BEGIN
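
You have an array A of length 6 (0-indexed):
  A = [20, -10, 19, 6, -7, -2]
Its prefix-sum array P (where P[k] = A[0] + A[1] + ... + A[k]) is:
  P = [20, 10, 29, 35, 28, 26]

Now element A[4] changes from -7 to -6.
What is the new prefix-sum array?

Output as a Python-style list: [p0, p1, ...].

Change: A[4] -7 -> -6, delta = 1
P[k] for k < 4: unchanged (A[4] not included)
P[k] for k >= 4: shift by delta = 1
  P[0] = 20 + 0 = 20
  P[1] = 10 + 0 = 10
  P[2] = 29 + 0 = 29
  P[3] = 35 + 0 = 35
  P[4] = 28 + 1 = 29
  P[5] = 26 + 1 = 27

Answer: [20, 10, 29, 35, 29, 27]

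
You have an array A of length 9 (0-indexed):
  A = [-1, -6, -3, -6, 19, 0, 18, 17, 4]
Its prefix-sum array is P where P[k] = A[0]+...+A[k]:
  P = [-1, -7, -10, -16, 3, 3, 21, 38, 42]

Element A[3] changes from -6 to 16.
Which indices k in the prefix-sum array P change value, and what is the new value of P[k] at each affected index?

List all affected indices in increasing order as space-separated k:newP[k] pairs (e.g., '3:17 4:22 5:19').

Answer: 3:6 4:25 5:25 6:43 7:60 8:64

Derivation:
P[k] = A[0] + ... + A[k]
P[k] includes A[3] iff k >= 3
Affected indices: 3, 4, ..., 8; delta = 22
  P[3]: -16 + 22 = 6
  P[4]: 3 + 22 = 25
  P[5]: 3 + 22 = 25
  P[6]: 21 + 22 = 43
  P[7]: 38 + 22 = 60
  P[8]: 42 + 22 = 64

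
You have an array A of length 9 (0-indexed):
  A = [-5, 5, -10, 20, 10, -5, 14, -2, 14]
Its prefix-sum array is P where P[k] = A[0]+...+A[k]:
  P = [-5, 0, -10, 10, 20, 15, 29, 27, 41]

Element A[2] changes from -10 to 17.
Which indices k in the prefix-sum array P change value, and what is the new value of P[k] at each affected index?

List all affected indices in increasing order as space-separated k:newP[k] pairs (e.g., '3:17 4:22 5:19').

Answer: 2:17 3:37 4:47 5:42 6:56 7:54 8:68

Derivation:
P[k] = A[0] + ... + A[k]
P[k] includes A[2] iff k >= 2
Affected indices: 2, 3, ..., 8; delta = 27
  P[2]: -10 + 27 = 17
  P[3]: 10 + 27 = 37
  P[4]: 20 + 27 = 47
  P[5]: 15 + 27 = 42
  P[6]: 29 + 27 = 56
  P[7]: 27 + 27 = 54
  P[8]: 41 + 27 = 68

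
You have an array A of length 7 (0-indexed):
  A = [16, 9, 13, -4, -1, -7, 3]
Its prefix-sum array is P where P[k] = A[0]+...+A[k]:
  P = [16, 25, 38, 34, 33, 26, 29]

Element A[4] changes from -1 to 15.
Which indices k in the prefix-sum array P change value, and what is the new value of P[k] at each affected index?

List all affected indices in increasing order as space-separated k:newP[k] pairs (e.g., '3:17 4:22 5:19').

Answer: 4:49 5:42 6:45

Derivation:
P[k] = A[0] + ... + A[k]
P[k] includes A[4] iff k >= 4
Affected indices: 4, 5, ..., 6; delta = 16
  P[4]: 33 + 16 = 49
  P[5]: 26 + 16 = 42
  P[6]: 29 + 16 = 45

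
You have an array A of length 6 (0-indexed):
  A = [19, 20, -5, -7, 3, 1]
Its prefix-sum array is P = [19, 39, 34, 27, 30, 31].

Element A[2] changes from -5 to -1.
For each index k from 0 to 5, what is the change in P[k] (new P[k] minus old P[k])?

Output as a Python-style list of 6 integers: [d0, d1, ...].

Answer: [0, 0, 4, 4, 4, 4]

Derivation:
Element change: A[2] -5 -> -1, delta = 4
For k < 2: P[k] unchanged, delta_P[k] = 0
For k >= 2: P[k] shifts by exactly 4
Delta array: [0, 0, 4, 4, 4, 4]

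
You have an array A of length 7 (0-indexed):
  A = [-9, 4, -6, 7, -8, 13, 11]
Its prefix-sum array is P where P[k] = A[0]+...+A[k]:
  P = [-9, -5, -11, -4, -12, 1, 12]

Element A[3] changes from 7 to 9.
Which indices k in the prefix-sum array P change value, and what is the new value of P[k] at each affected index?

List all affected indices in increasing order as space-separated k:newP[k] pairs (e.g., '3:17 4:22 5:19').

P[k] = A[0] + ... + A[k]
P[k] includes A[3] iff k >= 3
Affected indices: 3, 4, ..., 6; delta = 2
  P[3]: -4 + 2 = -2
  P[4]: -12 + 2 = -10
  P[5]: 1 + 2 = 3
  P[6]: 12 + 2 = 14

Answer: 3:-2 4:-10 5:3 6:14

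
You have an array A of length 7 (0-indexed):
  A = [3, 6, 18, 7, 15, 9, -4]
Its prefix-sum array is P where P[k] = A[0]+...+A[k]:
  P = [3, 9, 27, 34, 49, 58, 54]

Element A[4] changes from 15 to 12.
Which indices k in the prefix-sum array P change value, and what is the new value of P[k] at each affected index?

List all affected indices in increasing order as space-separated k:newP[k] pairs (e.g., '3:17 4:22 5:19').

P[k] = A[0] + ... + A[k]
P[k] includes A[4] iff k >= 4
Affected indices: 4, 5, ..., 6; delta = -3
  P[4]: 49 + -3 = 46
  P[5]: 58 + -3 = 55
  P[6]: 54 + -3 = 51

Answer: 4:46 5:55 6:51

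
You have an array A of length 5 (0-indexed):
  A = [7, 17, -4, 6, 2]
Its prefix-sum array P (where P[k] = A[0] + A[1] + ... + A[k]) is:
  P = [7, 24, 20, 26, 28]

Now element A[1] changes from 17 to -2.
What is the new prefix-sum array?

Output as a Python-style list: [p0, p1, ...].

Change: A[1] 17 -> -2, delta = -19
P[k] for k < 1: unchanged (A[1] not included)
P[k] for k >= 1: shift by delta = -19
  P[0] = 7 + 0 = 7
  P[1] = 24 + -19 = 5
  P[2] = 20 + -19 = 1
  P[3] = 26 + -19 = 7
  P[4] = 28 + -19 = 9

Answer: [7, 5, 1, 7, 9]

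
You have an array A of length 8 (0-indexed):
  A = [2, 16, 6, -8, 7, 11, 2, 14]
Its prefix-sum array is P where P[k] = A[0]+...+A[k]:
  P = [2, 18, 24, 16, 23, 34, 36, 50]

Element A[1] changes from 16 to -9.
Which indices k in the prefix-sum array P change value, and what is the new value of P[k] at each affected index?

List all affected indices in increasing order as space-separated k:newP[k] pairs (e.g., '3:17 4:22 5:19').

P[k] = A[0] + ... + A[k]
P[k] includes A[1] iff k >= 1
Affected indices: 1, 2, ..., 7; delta = -25
  P[1]: 18 + -25 = -7
  P[2]: 24 + -25 = -1
  P[3]: 16 + -25 = -9
  P[4]: 23 + -25 = -2
  P[5]: 34 + -25 = 9
  P[6]: 36 + -25 = 11
  P[7]: 50 + -25 = 25

Answer: 1:-7 2:-1 3:-9 4:-2 5:9 6:11 7:25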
END
--- Exercise requirements ---
Print every line of the listing exactly.

--- Answer box ---
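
You have an array A of length 6 (0-indexed):
  A = [20, -10, 19, 6, -7, -2]
Its prefix-sum array P (where P[k] = A[0] + A[1] + ... + A[k]) is:
  P = [20, 10, 29, 35, 28, 26]

Now element A[4] changes from -7 to -6.
What is the new prefix-sum array?

Output as a Python-style list: [p0, p1, ...].

Change: A[4] -7 -> -6, delta = 1
P[k] for k < 4: unchanged (A[4] not included)
P[k] for k >= 4: shift by delta = 1
  P[0] = 20 + 0 = 20
  P[1] = 10 + 0 = 10
  P[2] = 29 + 0 = 29
  P[3] = 35 + 0 = 35
  P[4] = 28 + 1 = 29
  P[5] = 26 + 1 = 27

Answer: [20, 10, 29, 35, 29, 27]

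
You have an array A of length 9 (0-indexed):
  A = [-1, -6, -3, -6, 19, 0, 18, 17, 4]
Its prefix-sum array is P where P[k] = A[0]+...+A[k]:
  P = [-1, -7, -10, -16, 3, 3, 21, 38, 42]

Element A[3] changes from -6 to 16.
Which indices k in the prefix-sum array P change value, and what is the new value of P[k] at each affected index?

List all affected indices in increasing order as space-separated k:newP[k] pairs (e.g., '3:17 4:22 5:19').

Answer: 3:6 4:25 5:25 6:43 7:60 8:64

Derivation:
P[k] = A[0] + ... + A[k]
P[k] includes A[3] iff k >= 3
Affected indices: 3, 4, ..., 8; delta = 22
  P[3]: -16 + 22 = 6
  P[4]: 3 + 22 = 25
  P[5]: 3 + 22 = 25
  P[6]: 21 + 22 = 43
  P[7]: 38 + 22 = 60
  P[8]: 42 + 22 = 64

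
You have an array A of length 9 (0-indexed):
  A = [-5, 5, -10, 20, 10, -5, 14, -2, 14]
Its prefix-sum array is P where P[k] = A[0]+...+A[k]:
  P = [-5, 0, -10, 10, 20, 15, 29, 27, 41]

Element A[2] changes from -10 to 17.
Which indices k in the prefix-sum array P change value, and what is the new value of P[k] at each affected index?

List all affected indices in increasing order as space-separated k:newP[k] pairs (e.g., '3:17 4:22 5:19').

Answer: 2:17 3:37 4:47 5:42 6:56 7:54 8:68

Derivation:
P[k] = A[0] + ... + A[k]
P[k] includes A[2] iff k >= 2
Affected indices: 2, 3, ..., 8; delta = 27
  P[2]: -10 + 27 = 17
  P[3]: 10 + 27 = 37
  P[4]: 20 + 27 = 47
  P[5]: 15 + 27 = 42
  P[6]: 29 + 27 = 56
  P[7]: 27 + 27 = 54
  P[8]: 41 + 27 = 68

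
You have an array A of length 7 (0-indexed):
  A = [16, 9, 13, -4, -1, -7, 3]
Its prefix-sum array is P where P[k] = A[0]+...+A[k]:
  P = [16, 25, 38, 34, 33, 26, 29]

Element A[4] changes from -1 to 15.
Which indices k in the prefix-sum array P change value, and what is the new value of P[k] at each affected index?

List all affected indices in increasing order as space-separated k:newP[k] pairs (e.g., '3:17 4:22 5:19').

Answer: 4:49 5:42 6:45

Derivation:
P[k] = A[0] + ... + A[k]
P[k] includes A[4] iff k >= 4
Affected indices: 4, 5, ..., 6; delta = 16
  P[4]: 33 + 16 = 49
  P[5]: 26 + 16 = 42
  P[6]: 29 + 16 = 45

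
You have an array A of length 6 (0-indexed):
  A = [19, 20, -5, -7, 3, 1]
Its prefix-sum array is P = [19, 39, 34, 27, 30, 31].

Element A[2] changes from -5 to -1.
For each index k from 0 to 5, what is the change in P[k] (new P[k] minus old P[k])?

Output as a Python-style list of 6 integers: [d0, d1, ...].

Answer: [0, 0, 4, 4, 4, 4]

Derivation:
Element change: A[2] -5 -> -1, delta = 4
For k < 2: P[k] unchanged, delta_P[k] = 0
For k >= 2: P[k] shifts by exactly 4
Delta array: [0, 0, 4, 4, 4, 4]

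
You have an array A of length 7 (0-indexed):
  A = [-9, 4, -6, 7, -8, 13, 11]
Its prefix-sum array is P where P[k] = A[0]+...+A[k]:
  P = [-9, -5, -11, -4, -12, 1, 12]

Element A[3] changes from 7 to 9.
Which indices k in the prefix-sum array P change value, and what is the new value of P[k] at each affected index?

List all affected indices in increasing order as space-separated k:newP[k] pairs (e.g., '3:17 4:22 5:19').

P[k] = A[0] + ... + A[k]
P[k] includes A[3] iff k >= 3
Affected indices: 3, 4, ..., 6; delta = 2
  P[3]: -4 + 2 = -2
  P[4]: -12 + 2 = -10
  P[5]: 1 + 2 = 3
  P[6]: 12 + 2 = 14

Answer: 3:-2 4:-10 5:3 6:14

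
You have an array A of length 7 (0-indexed):
  A = [3, 6, 18, 7, 15, 9, -4]
Its prefix-sum array is P where P[k] = A[0]+...+A[k]:
  P = [3, 9, 27, 34, 49, 58, 54]

Element A[4] changes from 15 to 12.
Which indices k in the prefix-sum array P change value, and what is the new value of P[k] at each affected index?

List all affected indices in increasing order as space-separated k:newP[k] pairs (e.g., '3:17 4:22 5:19').

P[k] = A[0] + ... + A[k]
P[k] includes A[4] iff k >= 4
Affected indices: 4, 5, ..., 6; delta = -3
  P[4]: 49 + -3 = 46
  P[5]: 58 + -3 = 55
  P[6]: 54 + -3 = 51

Answer: 4:46 5:55 6:51

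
You have an array A of length 5 (0-indexed):
  A = [7, 17, -4, 6, 2]
Its prefix-sum array P (where P[k] = A[0] + A[1] + ... + A[k]) is:
  P = [7, 24, 20, 26, 28]

Now element A[1] changes from 17 to -2.
What is the new prefix-sum array?

Output as a Python-style list: [p0, p1, ...].

Change: A[1] 17 -> -2, delta = -19
P[k] for k < 1: unchanged (A[1] not included)
P[k] for k >= 1: shift by delta = -19
  P[0] = 7 + 0 = 7
  P[1] = 24 + -19 = 5
  P[2] = 20 + -19 = 1
  P[3] = 26 + -19 = 7
  P[4] = 28 + -19 = 9

Answer: [7, 5, 1, 7, 9]

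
You have an array A of length 8 (0-indexed):
  A = [2, 16, 6, -8, 7, 11, 2, 14]
Its prefix-sum array is P where P[k] = A[0]+...+A[k]:
  P = [2, 18, 24, 16, 23, 34, 36, 50]

Element A[1] changes from 16 to -9.
Which indices k in the prefix-sum array P change value, and what is the new value of P[k] at each affected index?

List all affected indices in increasing order as space-separated k:newP[k] pairs (e.g., '3:17 4:22 5:19').

P[k] = A[0] + ... + A[k]
P[k] includes A[1] iff k >= 1
Affected indices: 1, 2, ..., 7; delta = -25
  P[1]: 18 + -25 = -7
  P[2]: 24 + -25 = -1
  P[3]: 16 + -25 = -9
  P[4]: 23 + -25 = -2
  P[5]: 34 + -25 = 9
  P[6]: 36 + -25 = 11
  P[7]: 50 + -25 = 25

Answer: 1:-7 2:-1 3:-9 4:-2 5:9 6:11 7:25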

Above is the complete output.